* **The problem**: The word "What" appears in some lines of the entries. Say how many, and give nothing but the number.

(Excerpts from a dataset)
# # # #
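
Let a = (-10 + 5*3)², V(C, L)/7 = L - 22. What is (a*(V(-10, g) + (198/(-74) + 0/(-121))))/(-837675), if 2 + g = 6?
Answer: 529/137751 ≈ 0.0038403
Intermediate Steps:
g = 4 (g = -2 + 6 = 4)
V(C, L) = -154 + 7*L (V(C, L) = 7*(L - 22) = 7*(-22 + L) = -154 + 7*L)
a = 25 (a = (-10 + 15)² = 5² = 25)
(a*(V(-10, g) + (198/(-74) + 0/(-121))))/(-837675) = (25*((-154 + 7*4) + (198/(-74) + 0/(-121))))/(-837675) = (25*((-154 + 28) + (198*(-1/74) + 0*(-1/121))))*(-1/837675) = (25*(-126 + (-99/37 + 0)))*(-1/837675) = (25*(-126 - 99/37))*(-1/837675) = (25*(-4761/37))*(-1/837675) = -119025/37*(-1/837675) = 529/137751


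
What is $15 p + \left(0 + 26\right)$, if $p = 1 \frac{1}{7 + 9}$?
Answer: $\frac{431}{16} \approx 26.938$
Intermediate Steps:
$p = \frac{1}{16}$ ($p = 1 \cdot \frac{1}{16} = \frac{1}{16} \approx 0.0625$)
$15 p + \left(0 + 26\right) = 15 \cdot \frac{1}{16} + \left(0 + 26\right) = \frac{15}{16} + 26 = \frac{431}{16}$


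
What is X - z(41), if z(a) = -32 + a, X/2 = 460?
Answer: 911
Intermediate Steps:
X = 920 (X = 2*460 = 920)
X - z(41) = 920 - (-32 + 41) = 920 - 1*9 = 920 - 9 = 911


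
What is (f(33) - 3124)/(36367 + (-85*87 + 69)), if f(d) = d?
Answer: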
# # # #
* **Response**: 4